[Data items]
○ ○ ○ ○ ○

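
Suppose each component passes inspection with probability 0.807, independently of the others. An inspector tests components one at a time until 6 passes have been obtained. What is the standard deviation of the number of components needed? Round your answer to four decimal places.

Y = total components until the sixth success; negative binomial with r=6, p=0.807.
SD(Y) = √[r(1−p)/p²] = √(1.778122) = 1.333462

1.3335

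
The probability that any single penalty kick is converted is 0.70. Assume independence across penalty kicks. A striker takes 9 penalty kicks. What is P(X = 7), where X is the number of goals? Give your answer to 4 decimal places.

X ~ Binomial(n=9, p=0.70).
P(X=7) = C(9,7) · p^7 · (1−p)^2
= 36 · 0.082354 · 0.09 = 0.266828

0.2668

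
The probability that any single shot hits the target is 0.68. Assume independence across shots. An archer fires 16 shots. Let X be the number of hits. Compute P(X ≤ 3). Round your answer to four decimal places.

X ~ Binomial(16, 0.68); P(X ≤ 3) = Σ C(16,k) p^k (1−p)^(16−k) over k:
  k=0: C(16,0)·0.68^0·0.32^16 = 0.000000
  k=1: C(16,1)·0.68^1·0.32^15 = 0.000000
  k=2: C(16,2)·0.68^2·0.32^14 = 0.000007
  k=3: C(16,3)·0.68^3·0.32^13 = 0.000065
Total = 0.000072

0.0001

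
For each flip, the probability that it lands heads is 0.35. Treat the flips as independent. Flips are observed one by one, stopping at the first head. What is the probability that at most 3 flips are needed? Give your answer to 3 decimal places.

0.725

Y = number of flips to the first success; geometric, p = 0.35.
P(Y ≤ 3) = 1 − (1−p)^3 = 1 − 0.27463 = 0.72537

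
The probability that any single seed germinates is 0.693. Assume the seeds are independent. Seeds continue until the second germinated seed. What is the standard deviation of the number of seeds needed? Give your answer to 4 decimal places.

1.1307

Y = total seeds until the second success; negative binomial with r=2, p=0.693.
SD(Y) = √[r(1−p)/p²] = √(1.278503) = 1.130709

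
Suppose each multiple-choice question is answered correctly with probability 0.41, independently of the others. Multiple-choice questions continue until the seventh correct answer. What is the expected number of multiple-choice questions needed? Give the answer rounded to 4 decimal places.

17.0732

Y = total multiple-choice questions until the seventh success; negative binomial with r=7, p=0.41.
E[Y] = r / p = 7 / 0.41 = 17.073171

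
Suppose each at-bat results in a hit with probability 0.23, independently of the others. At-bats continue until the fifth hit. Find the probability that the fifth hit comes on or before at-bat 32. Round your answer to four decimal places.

Finishing within 32 at-bats ⇔ at least 5 successes in the first 32. With X ~ Binomial(32, 0.23), P(Y ≤ 32) = 1 − P(X ≤ 4).
  k=0: C(32,0)·0.23^0·0.77^32 = 0.000233
  k=1: C(32,1)·0.23^1·0.77^31 = 0.002229
  k=2: C(32,2)·0.23^2·0.77^30 = 0.010320
  k=3: C(32,3)·0.23^3·0.77^29 = 0.030825
  k=4: C(32,4)·0.23^4·0.77^28 = 0.066753
1 − 0.110359 = 0.889641

0.8896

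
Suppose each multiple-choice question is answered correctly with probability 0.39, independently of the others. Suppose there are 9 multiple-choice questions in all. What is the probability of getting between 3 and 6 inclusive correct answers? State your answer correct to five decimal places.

X ~ Binomial(9, 0.39); P(3 ≤ X ≤ 6) = Σ C(9,k) p^k (1−p)^(9−k) over k:
  k=3: C(9,3)·0.39^3·0.61^6 = 0.2567155
  k=4: C(9,4)·0.39^4·0.61^5 = 0.2461944
  k=5: C(9,5)·0.39^5·0.61^4 = 0.1574030
  k=6: C(9,6)·0.39^6·0.61^3 = 0.0670898
Total = 0.7274027

0.72740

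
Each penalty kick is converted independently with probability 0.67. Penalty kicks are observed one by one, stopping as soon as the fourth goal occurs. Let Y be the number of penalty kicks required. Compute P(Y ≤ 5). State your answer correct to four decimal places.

Finishing within 5 penalty kicks ⇔ at least 4 successes in the first 5. With X ~ Binomial(5, 0.67), P(Y ≤ 5) = 1 − P(X ≤ 3).
  k=0: C(5,0)·0.67^0·0.33^5 = 0.003914
  k=1: C(5,1)·0.67^1·0.33^4 = 0.039728
  k=2: C(5,2)·0.67^2·0.33^3 = 0.161321
  k=3: C(5,3)·0.67^3·0.33^2 = 0.327531
1 − 0.532494 = 0.467506

0.4675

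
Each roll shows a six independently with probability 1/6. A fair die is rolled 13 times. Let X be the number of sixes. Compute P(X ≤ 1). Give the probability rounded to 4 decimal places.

X ~ Binomial(13, 0.166667); P(X ≤ 1) = Σ C(13,k) p^k (1−p)^(13−k) over k:
  k=0: C(13,0)·0.166667^0·0.833333^13 = 0.093464
  k=1: C(13,1)·0.166667^1·0.833333^12 = 0.243006
Total = 0.336470

0.3365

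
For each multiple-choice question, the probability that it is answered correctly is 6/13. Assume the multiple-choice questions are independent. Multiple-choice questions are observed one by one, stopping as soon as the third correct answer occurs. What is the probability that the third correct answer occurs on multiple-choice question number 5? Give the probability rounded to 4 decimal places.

Y = trial on which the third success occurs; negative binomial, r=3, p=0.461538.
P(Y=5) = C(4,2) · p^3 · (1−p)^2
= 6 · 0.098316 · 0.28994 = 0.171035

0.1710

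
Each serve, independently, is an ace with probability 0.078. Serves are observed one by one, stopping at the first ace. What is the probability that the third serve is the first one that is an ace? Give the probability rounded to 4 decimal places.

0.0663

Geometric (trials to first success), p = 0.078.
P(Y = 3) = (1−p)^2 · p = 0.85008 · 0.078 = 0.066307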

○ ○ ○ ○ ○

Task to carry out: Keeping every word as it is, repeat all of the records.

Written reply:
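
Suppose each component passes inspection with probability 0.807, independently of the others. An inspector tests components one at a time until 6 passes have been obtained. What is the standard deviation of the number of components needed? Round your answer to four decimal places.

Y = total components until the sixth success; negative binomial with r=6, p=0.807.
SD(Y) = √[r(1−p)/p²] = √(1.778122) = 1.333462

1.3335

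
The probability that any single penalty kick is converted is 0.70. Assume independence across penalty kicks. A striker takes 9 penalty kicks. What is P(X = 7), where X is the number of goals? Give your answer to 4 decimal places.

X ~ Binomial(n=9, p=0.70).
P(X=7) = C(9,7) · p^7 · (1−p)^2
= 36 · 0.082354 · 0.09 = 0.266828

0.2668

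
The probability that any single shot hits the target is 0.68. Assume independence across shots. An archer fires 16 shots. Let X be the number of hits. Compute P(X ≤ 3). Round your answer to four decimal places.

X ~ Binomial(16, 0.68); P(X ≤ 3) = Σ C(16,k) p^k (1−p)^(16−k) over k:
  k=0: C(16,0)·0.68^0·0.32^16 = 0.000000
  k=1: C(16,1)·0.68^1·0.32^15 = 0.000000
  k=2: C(16,2)·0.68^2·0.32^14 = 0.000007
  k=3: C(16,3)·0.68^3·0.32^13 = 0.000065
Total = 0.000072

0.0001

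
For each flip, the probability that it lands heads is 0.35. Treat the flips as independent. Flips are observed one by one, stopping at the first head. What is the probability that at most 3 flips are needed? Give your answer to 3 decimal places.

0.725

Y = number of flips to the first success; geometric, p = 0.35.
P(Y ≤ 3) = 1 − (1−p)^3 = 1 − 0.27463 = 0.72537

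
The probability that any single seed germinates is 0.693. Assume the seeds are independent. Seeds continue until the second germinated seed. What is the standard deviation of the number of seeds needed? Give your answer to 4 decimal places.

1.1307

Y = total seeds until the second success; negative binomial with r=2, p=0.693.
SD(Y) = √[r(1−p)/p²] = √(1.278503) = 1.130709

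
Suppose each multiple-choice question is answered correctly with probability 0.41, independently of the others. Multiple-choice questions continue until the seventh correct answer. What is the expected number of multiple-choice questions needed? Give the answer rounded to 4 decimal places.

17.0732

Y = total multiple-choice questions until the seventh success; negative binomial with r=7, p=0.41.
E[Y] = r / p = 7 / 0.41 = 17.073171

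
Suppose each at-bat results in a hit with probability 0.23, independently of the others. At-bats continue until the fifth hit. Find the probability that the fifth hit comes on or before at-bat 32. Round your answer to four decimal places.

Finishing within 32 at-bats ⇔ at least 5 successes in the first 32. With X ~ Binomial(32, 0.23), P(Y ≤ 32) = 1 − P(X ≤ 4).
  k=0: C(32,0)·0.23^0·0.77^32 = 0.000233
  k=1: C(32,1)·0.23^1·0.77^31 = 0.002229
  k=2: C(32,2)·0.23^2·0.77^30 = 0.010320
  k=3: C(32,3)·0.23^3·0.77^29 = 0.030825
  k=4: C(32,4)·0.23^4·0.77^28 = 0.066753
1 − 0.110359 = 0.889641

0.8896

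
Suppose each multiple-choice question is answered correctly with probability 0.39, independently of the others. Suppose there are 9 multiple-choice questions in all. What is the probability of getting between 3 and 6 inclusive correct answers? State your answer correct to five decimal places.

X ~ Binomial(9, 0.39); P(3 ≤ X ≤ 6) = Σ C(9,k) p^k (1−p)^(9−k) over k:
  k=3: C(9,3)·0.39^3·0.61^6 = 0.2567155
  k=4: C(9,4)·0.39^4·0.61^5 = 0.2461944
  k=5: C(9,5)·0.39^5·0.61^4 = 0.1574030
  k=6: C(9,6)·0.39^6·0.61^3 = 0.0670898
Total = 0.7274027

0.72740

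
Each penalty kick is converted independently with probability 0.67. Penalty kicks are observed one by one, stopping as soon as the fourth goal occurs. Let Y be the number of penalty kicks required. Compute P(Y ≤ 5). State your answer correct to four decimal places.

Finishing within 5 penalty kicks ⇔ at least 4 successes in the first 5. With X ~ Binomial(5, 0.67), P(Y ≤ 5) = 1 − P(X ≤ 3).
  k=0: C(5,0)·0.67^0·0.33^5 = 0.003914
  k=1: C(5,1)·0.67^1·0.33^4 = 0.039728
  k=2: C(5,2)·0.67^2·0.33^3 = 0.161321
  k=3: C(5,3)·0.67^3·0.33^2 = 0.327531
1 − 0.532494 = 0.467506

0.4675

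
Each roll shows a six independently with probability 1/6. A fair die is rolled 13 times. Let X be the number of sixes. Compute P(X ≤ 1). Give the probability rounded to 4 decimal places.

X ~ Binomial(13, 0.166667); P(X ≤ 1) = Σ C(13,k) p^k (1−p)^(13−k) over k:
  k=0: C(13,0)·0.166667^0·0.833333^13 = 0.093464
  k=1: C(13,1)·0.166667^1·0.833333^12 = 0.243006
Total = 0.336470

0.3365

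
For each multiple-choice question, the probability that it is answered correctly is 6/13. Assume the multiple-choice questions are independent. Multiple-choice questions are observed one by one, stopping as soon as the third correct answer occurs. What is the probability that the third correct answer occurs on multiple-choice question number 5? Give the probability rounded to 4 decimal places.

Y = trial on which the third success occurs; negative binomial, r=3, p=0.461538.
P(Y=5) = C(4,2) · p^3 · (1−p)^2
= 6 · 0.098316 · 0.28994 = 0.171035

0.1710

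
Each serve, independently, is an ace with probability 0.078. Serves are observed one by one, stopping at the first ace. What is the probability that the third serve is the first one that is an ace? Give the probability rounded to 4 decimal places.

0.0663

Geometric (trials to first success), p = 0.078.
P(Y = 3) = (1−p)^2 · p = 0.85008 · 0.078 = 0.066307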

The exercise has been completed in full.